== What the task asks ==
Everything from the line containing "An unknown solid" through the end of the entries should be output exactly; nothing before it is wanted.
++++
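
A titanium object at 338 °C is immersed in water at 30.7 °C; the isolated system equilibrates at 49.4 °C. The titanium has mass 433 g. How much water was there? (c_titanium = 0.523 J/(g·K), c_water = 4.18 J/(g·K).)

m ≈ 836 g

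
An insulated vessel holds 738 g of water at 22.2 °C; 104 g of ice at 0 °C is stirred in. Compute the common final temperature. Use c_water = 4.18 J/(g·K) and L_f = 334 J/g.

Heat gained plus heat lost sum to zero:
melt ice: 104×334 = 34736; warm the meltwater: 434.72 T; water cools: 738×4.18×(T − 22.2) = 3084.8(T − 22.2)
3519.6 T = 68483 − 34736 = 33747
T ≈ 9.59 °C. Since T > 0 °C, the all-ice-melts assumption holds.

T_f ≈ 9.6 °C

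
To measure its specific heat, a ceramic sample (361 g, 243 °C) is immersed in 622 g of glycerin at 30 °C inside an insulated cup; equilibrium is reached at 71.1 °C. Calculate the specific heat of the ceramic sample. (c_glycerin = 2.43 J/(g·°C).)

c ≈ 1 J/(g·°C)

Heat lost by the ceramic sample = heat gained by the glycerin:
361·c·(243 − 71.1) = 622·2.43·(71.1 − 30)
62056 c = 62121  ⇒  c ≈ 1.001 J/(g·°C)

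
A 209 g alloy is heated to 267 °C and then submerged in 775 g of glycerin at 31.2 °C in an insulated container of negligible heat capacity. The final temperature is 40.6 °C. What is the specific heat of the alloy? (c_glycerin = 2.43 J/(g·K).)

c ≈ 0.374 J/(g·K)

m_s c (T_s − T_f) = m_glycerin c_glycerin (T_f − T_0):
209×c×(267 − 40.6) = 775×2.43×(40.6 − 31.2)
47318 c = 17703  ⇒  c ≈ 0.3741 J/(g·K)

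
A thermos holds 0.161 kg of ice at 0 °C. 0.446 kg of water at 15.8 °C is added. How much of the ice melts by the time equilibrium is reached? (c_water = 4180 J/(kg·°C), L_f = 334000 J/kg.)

Cooling the water to 0 °C releases 0.446×4180×15.8 = 29456 J.
To melt every bit of ice: 0.161×334000 = 53774 J.
Since 29456 < 53774 J, not all the ice melts; equilibrium is at 0 °C.
m_melted×334000 = 29456  ⇒  m_melted ≈ 0.08819 kg.

m_melted ≈ 0.0882 kg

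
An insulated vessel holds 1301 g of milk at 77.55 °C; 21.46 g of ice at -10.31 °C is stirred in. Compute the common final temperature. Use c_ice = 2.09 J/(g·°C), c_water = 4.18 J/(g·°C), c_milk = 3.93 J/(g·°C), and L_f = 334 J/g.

T_f ≈ 74.7 °C

Taking heat into each body as positive, Σ m c ΔT = 0:
ice -10.31→0 °C: 21.46×2.09×10.31 = 462.42; melt ice: 21.46×334 = 7167.6; meltwater 0→T: 21.46×4.18×T = 89.7 T; milk: 5112.9(T − 77.55)
5202.6 T = 396508 − 7630.1 = 388878
T ≈ 74.75 °C. Since T > 0 °C, the all-ice-melts assumption holds.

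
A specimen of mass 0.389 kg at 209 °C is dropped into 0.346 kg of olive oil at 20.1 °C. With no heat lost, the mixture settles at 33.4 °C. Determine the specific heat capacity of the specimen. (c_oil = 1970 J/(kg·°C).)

c ≈ 133 J/(kg·°C)

Taking heat into each body as positive, Σ m c ΔT = 0:
0.389×c×(33.4 − 209) + 0.346×1970×(33.4 − 20.1) = 0
-68.31 c = -9065.5
c = -9065.5/-68.31 ≈ 132.7 J/(kg·°C)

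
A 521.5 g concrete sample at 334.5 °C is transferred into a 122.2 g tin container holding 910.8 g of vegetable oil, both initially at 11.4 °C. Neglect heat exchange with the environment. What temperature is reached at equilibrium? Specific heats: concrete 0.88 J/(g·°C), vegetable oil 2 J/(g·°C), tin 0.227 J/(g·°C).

T_f ≈ 75.6 °C

Conservation of energy gives ΣQ = 0:
521.5·0.88·(T − 334.5) + 910.8·2·(T − 11.4) + 122.2·0.227·(T − 11.4) = 0
458.92(T − 334.5) + 1821.6(T − 11.4) + 27.74(T − 11.4) = 0
2308.3 T = 174591
T ≈ 75.64 °C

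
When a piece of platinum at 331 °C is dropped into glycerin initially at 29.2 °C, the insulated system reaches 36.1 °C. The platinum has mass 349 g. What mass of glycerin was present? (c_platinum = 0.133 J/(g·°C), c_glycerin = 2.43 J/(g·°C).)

Heat lost by the platinum = heat gained by the glycerin:
349×0.133×(331 − 36.1) = m×2.43×(36.1 − 29.2)
16.77 m = 13688  ⇒  m ≈ 816.4 g

m ≈ 816 g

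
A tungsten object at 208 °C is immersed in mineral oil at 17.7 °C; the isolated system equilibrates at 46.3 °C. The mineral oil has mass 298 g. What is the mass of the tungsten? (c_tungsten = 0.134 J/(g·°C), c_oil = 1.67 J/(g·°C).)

Heat lost by the tungsten = heat gained by the oil:
m×0.134×(208 − 46.3) = 298×1.67×(46.3 − 17.7)
21.67 m = 14233  ⇒  m ≈ 656.9 g

m ≈ 657 g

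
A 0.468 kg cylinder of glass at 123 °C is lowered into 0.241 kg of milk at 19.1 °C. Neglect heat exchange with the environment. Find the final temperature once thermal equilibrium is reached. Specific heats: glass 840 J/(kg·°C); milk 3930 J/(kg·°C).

T_f ≈ 49.6 °C

Taking heat into each body as positive, Σ m c ΔT = 0:
0.468·840·(T − 123) + 0.241·3930·(T − 19.1) = 0
393.12(T − 123) + 947.13(T − 19.1) = 0
1340.2 T = 66444
T ≈ 49.58 °C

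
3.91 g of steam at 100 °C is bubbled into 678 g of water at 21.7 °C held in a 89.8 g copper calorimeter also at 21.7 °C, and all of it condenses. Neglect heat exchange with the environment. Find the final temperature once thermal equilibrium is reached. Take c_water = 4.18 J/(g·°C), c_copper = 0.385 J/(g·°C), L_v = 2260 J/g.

Energy balance with sensible and latent terms:
latent heat released on condensation: 3.91·2260 = 8836.6
  condensate cools 100→T: 3.91·4.18·(T − 100) = 16.34(T − 100)
  original water: 2834(T − 21.7)
  cup: 34.57(T − 21.7)
2885 T = 8836.6 + 1634.4 + 62249 = 72720
T ≈ 25.21 °C, under the boiling point, so the assumption holds.

T_f ≈ 25.2 °C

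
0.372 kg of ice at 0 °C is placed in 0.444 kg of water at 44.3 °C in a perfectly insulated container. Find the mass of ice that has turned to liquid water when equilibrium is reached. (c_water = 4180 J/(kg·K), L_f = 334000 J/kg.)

Cooling the water to 0 °C releases 0.444×4180×44.3 = 82217 J.
To melt every bit of ice: 0.372×334000 = 124248 J.
82217 J < 124248 J, so only part of the ice melts and the system sits at 0 °C.
m_melted×334000 = 82217  ⇒  m_melted ≈ 0.2462 kg.

m_melted ≈ 0.246 kg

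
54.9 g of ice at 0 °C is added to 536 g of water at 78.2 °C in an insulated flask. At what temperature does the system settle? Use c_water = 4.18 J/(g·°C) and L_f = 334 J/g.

Net heat exchanged in the isolated system is zero:
fusion: m_ice L_f = 54.9×334 = 18337
  meltwater 0→T: 54.9×4.18×T = 229.48 T
  water: 2240.5(T − 78.2)
2470 T = 175206 − 18337 = 156869
T ≈ 63.51 °C — above 0 °C, consistent with complete melting.

T_f ≈ 63.5 °C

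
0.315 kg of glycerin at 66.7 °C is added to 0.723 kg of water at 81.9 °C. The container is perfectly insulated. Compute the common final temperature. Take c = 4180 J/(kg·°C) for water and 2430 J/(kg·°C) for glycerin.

Setting the total heat transfer to zero:
0.723*4180*(T − 81.9) + 0.315*2430*(T − 66.7) = 0
(3022.1 + 765.45) T = 3022.1*81.9 + 765.45*66.7
T ≈ 78.83 °C

T_f ≈ 78.8 °C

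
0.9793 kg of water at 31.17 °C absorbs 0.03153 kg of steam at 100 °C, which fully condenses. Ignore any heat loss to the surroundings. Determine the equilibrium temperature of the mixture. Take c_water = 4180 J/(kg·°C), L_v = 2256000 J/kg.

Heat gained plus heat lost sum to zero:
latent heat released on condensation: 0.03153×2256000 = 71132
  condensed water 100 °C→T: 131.8(T − 100)
  water warms: 0.9793×4180×(T − 31.17) = 4093.5(T − 31.17)
4225.3 T = 71132 + 13180 + 127594 = 211905
T ≈ 50.15 °C (< 100 °C, so full condensation is consistent).

T_f ≈ 50.2 °C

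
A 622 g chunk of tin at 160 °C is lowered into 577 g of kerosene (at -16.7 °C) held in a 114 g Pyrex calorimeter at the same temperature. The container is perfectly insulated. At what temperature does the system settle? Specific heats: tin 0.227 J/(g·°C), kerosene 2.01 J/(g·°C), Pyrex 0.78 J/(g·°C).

T_f ≈ 1.3 °C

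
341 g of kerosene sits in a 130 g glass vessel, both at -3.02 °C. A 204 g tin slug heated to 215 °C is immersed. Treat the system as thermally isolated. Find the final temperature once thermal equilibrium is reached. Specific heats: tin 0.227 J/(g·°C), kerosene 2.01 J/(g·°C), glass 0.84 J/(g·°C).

T_f ≈ 9.0 °C

Conservation of energy gives ΣQ = 0:
204·0.227·(T − 215) + 341·2.01·(T − (-3.02)) + 130·0.84·(T − (-3.02)) = 0
46.31(T − 215) + 685.41(T − (-3.02)) + 109.2(T − (-3.02)) = 0
(46.31 + 685.41 + 109.2) T = 46.31·215 + 685.41·(-3.02) + 109.2·(-3.02)
T ≈ 8.99 °C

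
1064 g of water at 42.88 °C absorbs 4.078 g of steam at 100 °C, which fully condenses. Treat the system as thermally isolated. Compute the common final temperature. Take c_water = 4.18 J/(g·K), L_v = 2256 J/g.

Let T be the final temperature. ΣQ_i = 0:
steam→water at 100 °C releases m L_v = 4.078·2256 = 9200; condensed water 100 °C→T: 17.05(T − 100); original water: 4447.5(T − 42.88)
4464.6 T = 9200 + 1704.6 + 190710 = 201614
T ≈ 45.16 °C (< 100 °C, so full condensation is consistent).

T_f ≈ 45.2 °C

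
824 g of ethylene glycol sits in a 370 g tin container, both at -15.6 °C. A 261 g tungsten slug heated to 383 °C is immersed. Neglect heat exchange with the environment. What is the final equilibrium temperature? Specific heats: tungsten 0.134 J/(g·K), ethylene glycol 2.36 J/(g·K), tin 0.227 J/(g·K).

T_f is the heat-capacity-weighted average of the initial temperatures:
T_f = (34.97*383 + 1944.6*(-15.6) + 83.99*(-15.6)) / (34.97 + 1944.6 + 83.99)
    = -18252 / 2063.6 ≈ -8.84 °C

T_f ≈ -8.8 °C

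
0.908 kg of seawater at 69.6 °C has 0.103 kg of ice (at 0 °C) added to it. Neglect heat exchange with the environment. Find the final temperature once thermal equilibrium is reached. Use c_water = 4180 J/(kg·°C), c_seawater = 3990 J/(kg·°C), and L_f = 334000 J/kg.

T_f ≈ 53.7 °C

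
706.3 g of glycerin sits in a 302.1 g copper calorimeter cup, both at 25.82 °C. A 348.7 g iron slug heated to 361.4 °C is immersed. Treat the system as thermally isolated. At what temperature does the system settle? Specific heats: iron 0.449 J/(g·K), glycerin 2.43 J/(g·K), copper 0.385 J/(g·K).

T_f = Σ m_i c_i T_i / Σ m_i c_i:
T_f = (156.57×361.4 + 1716.3×25.82 + 116.31×25.82) / (156.57 + 1716.3 + 116.31)
    = 103901 / 1989.2 ≈ 52.23 °C

T_f ≈ 52.2 °C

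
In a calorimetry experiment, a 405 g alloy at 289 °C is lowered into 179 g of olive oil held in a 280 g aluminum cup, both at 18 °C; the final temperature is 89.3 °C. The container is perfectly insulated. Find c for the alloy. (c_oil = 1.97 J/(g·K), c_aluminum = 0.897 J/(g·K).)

Let T be the final temperature. ΣQ_i = 0:
405·c·(89.3 − 289) + 179·1.97·(89.3 − 18) + 280·0.897·(89.3 − 18) = 0
-80878 c = -43050
c = -43050/-80878 ≈ 0.5323 J/(g·K)

c ≈ 0.532 J/(g·K)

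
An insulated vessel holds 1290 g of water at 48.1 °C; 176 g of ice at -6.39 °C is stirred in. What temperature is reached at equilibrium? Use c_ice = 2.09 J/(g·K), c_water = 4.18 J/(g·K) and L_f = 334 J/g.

T_f ≈ 32.3 °C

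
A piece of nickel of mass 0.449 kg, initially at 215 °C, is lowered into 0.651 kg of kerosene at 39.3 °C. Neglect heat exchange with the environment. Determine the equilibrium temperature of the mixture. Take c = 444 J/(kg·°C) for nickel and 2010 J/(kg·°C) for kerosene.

T_f ≈ 62.5 °C

Set heat shed by the hot body equal to heat absorbed by the cold body:
0.449·444·(215 − T) = 0.651·2010·(T − 39.3)
199.36(215 − T) = 1308.5(T − 39.3)
1507.9 T = 94286  ⇒  T ≈ 62.53 °C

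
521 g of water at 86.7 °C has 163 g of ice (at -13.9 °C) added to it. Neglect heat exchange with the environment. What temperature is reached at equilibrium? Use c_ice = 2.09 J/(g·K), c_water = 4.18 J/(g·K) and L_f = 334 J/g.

T_f ≈ 45.3 °C

Setting the total heat transfer to zero:
warm ice to 0 °C: 163·2.09·(0 − (-13.9)) = 4735.3; melt ice: 163·334 = 54442; warm the meltwater: 681.34 T; water cools: 521·4.18·(T − 86.7) = 2177.8(T − 86.7)
2859.1 T = 188814 − 59177 = 129636
T ≈ 45.34 °C — above 0 °C, consistent with complete melting.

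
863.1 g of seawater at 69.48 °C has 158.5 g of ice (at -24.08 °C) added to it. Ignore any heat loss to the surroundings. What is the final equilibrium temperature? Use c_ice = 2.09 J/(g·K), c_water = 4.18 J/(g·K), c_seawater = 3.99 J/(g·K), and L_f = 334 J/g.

Taking heat into each body as positive, Σ m c ΔT = 0:
ice -24.08→0 °C: 158.5·2.09·24.08 = 7976.9
  latent heat to melt: 158.5·334 = 52939
  warm the meltwater: 662.53 T
  seawater cools: 863.1·3.99·(T − 69.48) = 3443.8(T − 69.48)
4106.3 T = 239273 − 60916 = 178357
T ≈ 43.44 °C. Since T > 0 °C, the all-ice-melts assumption holds.

T_f ≈ 43.4 °C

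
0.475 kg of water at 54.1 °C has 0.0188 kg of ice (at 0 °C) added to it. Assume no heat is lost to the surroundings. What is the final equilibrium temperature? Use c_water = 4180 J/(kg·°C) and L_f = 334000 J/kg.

Let T be the final temperature. ΣQ_i = 0:
latent heat to melt: 0.0188·334000 = 6279.2; warm the meltwater: 78.58 T; water cools: 0.475·4180·(T − 54.1) = 1985.5(T − 54.1)
2064.1 T = 107416 − 6279.2 = 101136
T ≈ 49.00 °C — above 0 °C, consistent with complete melting.

T_f ≈ 49.0 °C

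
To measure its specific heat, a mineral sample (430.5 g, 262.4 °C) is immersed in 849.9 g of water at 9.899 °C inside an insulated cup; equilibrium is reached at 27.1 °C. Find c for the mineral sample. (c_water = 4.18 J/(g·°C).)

Net heat exchanged in the isolated system is zero:
430.5·c·(27.1 − 262.4) + 849.9·4.18·(27.1 − 9.899) = 0
-101297 c = -61108
c = -61108/-101297 ≈ 0.6033 J/(g·°C)

c ≈ 0.603 J/(g·°C)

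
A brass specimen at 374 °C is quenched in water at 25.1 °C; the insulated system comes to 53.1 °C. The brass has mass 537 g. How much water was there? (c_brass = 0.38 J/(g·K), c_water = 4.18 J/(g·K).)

m ≈ 559 g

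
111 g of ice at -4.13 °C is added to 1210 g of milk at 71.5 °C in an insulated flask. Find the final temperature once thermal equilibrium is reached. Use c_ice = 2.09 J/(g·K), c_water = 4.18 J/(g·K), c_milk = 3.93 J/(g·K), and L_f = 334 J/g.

Net heat exchanged in the isolated system is zero:
warm ice to 0 °C: 111·2.09·(0 − (-4.13)) = 958.12; latent heat to melt: 111·334 = 37074; warm the meltwater: 463.98 T; milk: 4755.3(T − 71.5)
5219.3 T = 340004 − 38032 = 301972
T ≈ 57.86 °C (positive, so assuming full melt was valid).

T_f ≈ 57.9 °C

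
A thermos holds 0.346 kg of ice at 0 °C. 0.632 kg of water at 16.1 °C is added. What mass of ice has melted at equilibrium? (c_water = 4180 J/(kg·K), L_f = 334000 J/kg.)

Cooling the water to 0 °C releases 0.632·4180·16.1 = 42532 J.
Melting all 0.346 kg of ice would need 0.346·334000 = 115564 J.
That's not enough to melt it all — equilibrium is at 0 °C with ice remaining.
Mass melted = 42532/334000 ≈ 0.1273 kg.

m_melted ≈ 0.127 kg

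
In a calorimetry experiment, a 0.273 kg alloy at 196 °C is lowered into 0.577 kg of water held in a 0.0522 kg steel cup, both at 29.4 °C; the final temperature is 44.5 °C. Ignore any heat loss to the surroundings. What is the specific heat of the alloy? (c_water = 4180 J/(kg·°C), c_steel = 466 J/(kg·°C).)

Conservation of energy gives ΣQ = 0:
0.273·c·(44.5 − 196) + 0.577·4180·(44.5 − 29.4) + 0.0522·466·(44.5 − 29.4) = 0
-41.36 c = -36786
c = -36786/-41.36 ≈ 889.4 J/(kg·°C)

c ≈ 889 J/(kg·°C)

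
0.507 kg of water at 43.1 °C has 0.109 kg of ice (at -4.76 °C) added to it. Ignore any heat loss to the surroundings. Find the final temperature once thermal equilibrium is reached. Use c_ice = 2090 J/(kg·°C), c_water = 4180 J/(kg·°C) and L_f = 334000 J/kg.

T_f ≈ 20.9 °C

Energy balance with sensible and latent terms:
ice -4.76→0 °C: 0.109·2090·4.76 = 1084.4
  latent heat to melt: 0.109·334000 = 36406
  meltwater 0→T: 0.109·4180·T = 455.62 T
  water cools: 0.507·4180·(T − 43.1) = 2119.3(T − 43.1)
2574.9 T = 91340 − 37490 = 53850
T ≈ 20.91 °C (positive, so assuming full melt was valid).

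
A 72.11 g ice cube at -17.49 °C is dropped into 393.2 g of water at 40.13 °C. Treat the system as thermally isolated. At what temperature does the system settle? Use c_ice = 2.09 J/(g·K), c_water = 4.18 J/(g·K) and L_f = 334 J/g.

T_f ≈ 20.2 °C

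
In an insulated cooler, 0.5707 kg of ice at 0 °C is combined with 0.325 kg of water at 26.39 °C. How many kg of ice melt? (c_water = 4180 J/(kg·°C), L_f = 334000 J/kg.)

Water can give up m c ΔT = 0.325·4180·26.39 = 35851 J before reaching 0 °C.
Melting all 0.5707 kg of ice would need 0.5707·334000 = 190614 J.
That's not enough to melt it all — equilibrium is at 0 °C with ice remaining.
m_melt = 35851 / L_f = 0.1073 kg.

m_melted ≈ 0.107 kg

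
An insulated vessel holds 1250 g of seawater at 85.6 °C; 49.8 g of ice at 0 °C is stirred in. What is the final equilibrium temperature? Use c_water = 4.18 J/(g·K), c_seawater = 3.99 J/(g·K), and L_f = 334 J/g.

Heat gained plus heat lost sum to zero:
melt ice: 49.8·334 = 16633; meltwater 0→T: 49.8·4.18·T = 208.16 T; seawater cools: 1250·3.99·(T − 85.6) = 4987.5(T − 85.6)
5195.7 T = 426930 − 16633 = 410297
T ≈ 78.97 °C (positive, so assuming full melt was valid).

T_f ≈ 79.0 °C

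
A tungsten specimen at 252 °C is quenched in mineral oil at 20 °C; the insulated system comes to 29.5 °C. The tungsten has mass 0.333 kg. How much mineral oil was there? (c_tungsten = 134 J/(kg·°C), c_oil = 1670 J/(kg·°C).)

m ≈ 0.626 kg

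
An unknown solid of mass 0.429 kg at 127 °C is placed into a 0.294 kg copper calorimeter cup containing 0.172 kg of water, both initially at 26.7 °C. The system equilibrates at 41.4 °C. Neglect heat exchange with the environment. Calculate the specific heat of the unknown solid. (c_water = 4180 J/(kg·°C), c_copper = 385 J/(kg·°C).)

Energy conservation, ΣQ = 0:
0.429·c·(41.4 − 127) + 0.172·4180·(41.4 − 26.7) + 0.294·385·(41.4 − 26.7) = 0
-36.72 c = -12233
c = -12233/-36.72 ≈ 333.1 J/(kg·°C)

c ≈ 333 J/(kg·°C)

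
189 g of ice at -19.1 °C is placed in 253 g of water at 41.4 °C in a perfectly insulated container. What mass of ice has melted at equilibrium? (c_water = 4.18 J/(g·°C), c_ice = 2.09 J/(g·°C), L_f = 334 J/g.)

m_melted ≈ 108 g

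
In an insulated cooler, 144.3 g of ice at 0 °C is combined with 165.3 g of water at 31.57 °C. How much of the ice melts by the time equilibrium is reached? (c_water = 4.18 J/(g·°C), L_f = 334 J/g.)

Water can give up m c ΔT = 165.3×4.18×31.57 = 21813 J before reaching 0 °C.
Fully melting the ice requires m_ice L_f = 144.3×334 = 48196 J.
That's not enough to melt it all — equilibrium is at 0 °C with ice remaining.
m_melted×334 = 21813  ⇒  m_melted ≈ 65.31 g.

m_melted ≈ 65.3 g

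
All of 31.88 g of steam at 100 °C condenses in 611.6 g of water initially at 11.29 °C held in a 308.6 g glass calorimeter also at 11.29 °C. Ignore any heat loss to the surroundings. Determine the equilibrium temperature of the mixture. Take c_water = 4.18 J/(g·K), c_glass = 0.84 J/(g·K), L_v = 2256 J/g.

T_f ≈ 39.7 °C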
++++
== Reply to the task ==
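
An unknown solid of mass 0.429 kg at 127 °C is placed into a 0.294 kg copper calorimeter cup containing 0.172 kg of water, both initially at 26.7 °C. The system equilibrates at 41.4 °C. Neglect heat exchange with the environment. Calculate the specific heat of the unknown solid. (c_water = 4180 J/(kg·°C), c_copper = 385 J/(kg·°C).)

Energy conservation, ΣQ = 0:
0.429·c·(41.4 − 127) + 0.172·4180·(41.4 − 26.7) + 0.294·385·(41.4 − 26.7) = 0
-36.72 c = -12233
c = -12233/-36.72 ≈ 333.1 J/(kg·°C)

c ≈ 333 J/(kg·°C)

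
189 g of ice at -19.1 °C is placed in 253 g of water at 41.4 °C in a perfectly insulated container. What mass of ice has melted at equilibrium? (c_water = 4.18 J/(g·°C), c_ice = 2.09 J/(g·°C), L_f = 334 J/g.)

m_melted ≈ 108 g

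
In an insulated cooler, 144.3 g of ice at 0 °C is combined with 165.3 g of water at 31.57 °C. How much of the ice melts by the time equilibrium is reached? (c_water = 4.18 J/(g·°C), L_f = 334 J/g.)

Water can give up m c ΔT = 165.3×4.18×31.57 = 21813 J before reaching 0 °C.
Fully melting the ice requires m_ice L_f = 144.3×334 = 48196 J.
That's not enough to melt it all — equilibrium is at 0 °C with ice remaining.
m_melted×334 = 21813  ⇒  m_melted ≈ 65.31 g.

m_melted ≈ 65.3 g

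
All of 31.88 g of steam at 100 °C condenses in 611.6 g of water initially at 11.29 °C held in a 308.6 g glass calorimeter also at 11.29 °C. Ignore any heat loss to the surroundings. Determine the equilibrium temperature of the mixture. Take c_water = 4.18 J/(g·K), c_glass = 0.84 J/(g·K), L_v = 2256 J/g.

T_f ≈ 39.7 °C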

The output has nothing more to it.